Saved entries
-------------------------

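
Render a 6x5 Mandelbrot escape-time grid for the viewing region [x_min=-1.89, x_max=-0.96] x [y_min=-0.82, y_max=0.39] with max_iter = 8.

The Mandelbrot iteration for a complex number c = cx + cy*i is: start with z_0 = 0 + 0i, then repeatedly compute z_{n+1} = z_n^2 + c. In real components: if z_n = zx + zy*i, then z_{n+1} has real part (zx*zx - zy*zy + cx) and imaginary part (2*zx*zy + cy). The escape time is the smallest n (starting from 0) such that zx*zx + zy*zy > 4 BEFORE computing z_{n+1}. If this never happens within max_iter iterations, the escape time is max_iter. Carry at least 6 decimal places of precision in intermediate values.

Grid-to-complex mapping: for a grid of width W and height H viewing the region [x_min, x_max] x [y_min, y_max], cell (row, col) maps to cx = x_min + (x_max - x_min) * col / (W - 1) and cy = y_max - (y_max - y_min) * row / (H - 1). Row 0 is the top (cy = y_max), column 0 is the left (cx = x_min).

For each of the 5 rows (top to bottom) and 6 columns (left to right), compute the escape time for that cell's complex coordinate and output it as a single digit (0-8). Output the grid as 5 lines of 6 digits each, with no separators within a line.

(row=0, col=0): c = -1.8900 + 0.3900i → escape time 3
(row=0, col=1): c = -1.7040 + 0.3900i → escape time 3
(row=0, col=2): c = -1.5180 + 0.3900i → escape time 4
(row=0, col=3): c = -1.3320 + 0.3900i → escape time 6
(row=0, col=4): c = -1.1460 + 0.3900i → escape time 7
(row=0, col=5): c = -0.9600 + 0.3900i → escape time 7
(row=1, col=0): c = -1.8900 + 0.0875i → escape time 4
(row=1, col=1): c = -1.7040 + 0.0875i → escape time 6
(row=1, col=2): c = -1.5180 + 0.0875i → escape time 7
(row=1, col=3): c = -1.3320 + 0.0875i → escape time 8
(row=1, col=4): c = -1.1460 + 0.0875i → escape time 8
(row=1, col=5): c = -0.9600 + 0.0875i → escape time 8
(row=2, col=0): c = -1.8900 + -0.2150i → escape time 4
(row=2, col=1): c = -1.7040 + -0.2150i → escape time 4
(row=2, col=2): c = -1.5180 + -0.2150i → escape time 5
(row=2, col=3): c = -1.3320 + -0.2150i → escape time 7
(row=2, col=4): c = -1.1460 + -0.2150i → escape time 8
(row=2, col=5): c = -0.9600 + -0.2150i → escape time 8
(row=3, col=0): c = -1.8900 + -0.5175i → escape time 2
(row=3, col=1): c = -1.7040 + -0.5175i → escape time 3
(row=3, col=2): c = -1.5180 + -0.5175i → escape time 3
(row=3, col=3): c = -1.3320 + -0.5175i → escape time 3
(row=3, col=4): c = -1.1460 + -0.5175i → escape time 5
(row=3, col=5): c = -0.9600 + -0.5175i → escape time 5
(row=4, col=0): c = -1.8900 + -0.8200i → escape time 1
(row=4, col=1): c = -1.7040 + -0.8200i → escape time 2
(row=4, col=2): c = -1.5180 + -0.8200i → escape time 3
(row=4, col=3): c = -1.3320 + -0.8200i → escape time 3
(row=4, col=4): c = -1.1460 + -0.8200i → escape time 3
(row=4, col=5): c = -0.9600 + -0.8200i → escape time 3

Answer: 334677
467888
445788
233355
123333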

-------------------------

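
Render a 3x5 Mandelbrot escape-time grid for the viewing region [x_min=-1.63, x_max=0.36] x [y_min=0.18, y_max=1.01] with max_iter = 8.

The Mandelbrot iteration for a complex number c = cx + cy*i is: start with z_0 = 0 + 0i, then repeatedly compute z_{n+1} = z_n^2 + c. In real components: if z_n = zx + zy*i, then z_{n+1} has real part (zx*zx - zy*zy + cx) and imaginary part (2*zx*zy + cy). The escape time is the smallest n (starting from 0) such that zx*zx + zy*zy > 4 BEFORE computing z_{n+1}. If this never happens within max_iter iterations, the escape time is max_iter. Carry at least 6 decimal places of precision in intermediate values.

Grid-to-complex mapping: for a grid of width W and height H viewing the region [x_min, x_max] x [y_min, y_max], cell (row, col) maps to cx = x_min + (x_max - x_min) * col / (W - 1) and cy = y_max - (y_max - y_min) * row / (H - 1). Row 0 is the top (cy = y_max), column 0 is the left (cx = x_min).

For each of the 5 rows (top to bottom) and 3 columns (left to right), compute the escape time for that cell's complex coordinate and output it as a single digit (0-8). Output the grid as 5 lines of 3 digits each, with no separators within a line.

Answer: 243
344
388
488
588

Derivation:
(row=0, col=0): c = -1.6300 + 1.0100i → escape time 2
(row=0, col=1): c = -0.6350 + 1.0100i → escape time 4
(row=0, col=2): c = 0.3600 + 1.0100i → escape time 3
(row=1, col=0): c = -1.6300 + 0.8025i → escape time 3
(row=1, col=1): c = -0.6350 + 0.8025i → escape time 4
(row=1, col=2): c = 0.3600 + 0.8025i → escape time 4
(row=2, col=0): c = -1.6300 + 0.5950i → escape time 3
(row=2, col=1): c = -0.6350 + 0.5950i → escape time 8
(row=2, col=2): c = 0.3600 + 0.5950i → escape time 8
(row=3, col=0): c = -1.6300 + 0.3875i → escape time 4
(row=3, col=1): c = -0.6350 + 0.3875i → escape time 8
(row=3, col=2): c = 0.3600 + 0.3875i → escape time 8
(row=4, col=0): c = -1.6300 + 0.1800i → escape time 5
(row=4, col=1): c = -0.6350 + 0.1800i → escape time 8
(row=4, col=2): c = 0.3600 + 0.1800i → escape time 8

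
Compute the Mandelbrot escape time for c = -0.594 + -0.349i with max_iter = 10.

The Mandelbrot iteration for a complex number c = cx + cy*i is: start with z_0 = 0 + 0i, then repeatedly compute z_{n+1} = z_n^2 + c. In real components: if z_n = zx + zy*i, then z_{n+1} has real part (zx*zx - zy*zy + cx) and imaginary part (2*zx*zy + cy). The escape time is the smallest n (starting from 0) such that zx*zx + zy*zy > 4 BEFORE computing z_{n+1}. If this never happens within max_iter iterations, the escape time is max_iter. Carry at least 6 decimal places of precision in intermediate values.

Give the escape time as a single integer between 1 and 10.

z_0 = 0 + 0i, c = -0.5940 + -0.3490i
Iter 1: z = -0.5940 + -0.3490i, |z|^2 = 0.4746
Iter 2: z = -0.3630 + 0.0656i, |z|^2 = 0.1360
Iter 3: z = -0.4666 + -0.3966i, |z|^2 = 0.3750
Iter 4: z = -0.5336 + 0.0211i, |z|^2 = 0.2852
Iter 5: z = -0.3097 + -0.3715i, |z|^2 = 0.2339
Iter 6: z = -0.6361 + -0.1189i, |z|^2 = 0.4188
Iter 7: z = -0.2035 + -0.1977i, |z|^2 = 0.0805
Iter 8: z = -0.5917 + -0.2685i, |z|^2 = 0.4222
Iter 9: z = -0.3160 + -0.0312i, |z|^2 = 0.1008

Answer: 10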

-------------------------

▸ DIRECTIONS:
Go through the entries line by line and count those with "region". Give only the count.

▸ WRITTEN SOLUTION:
4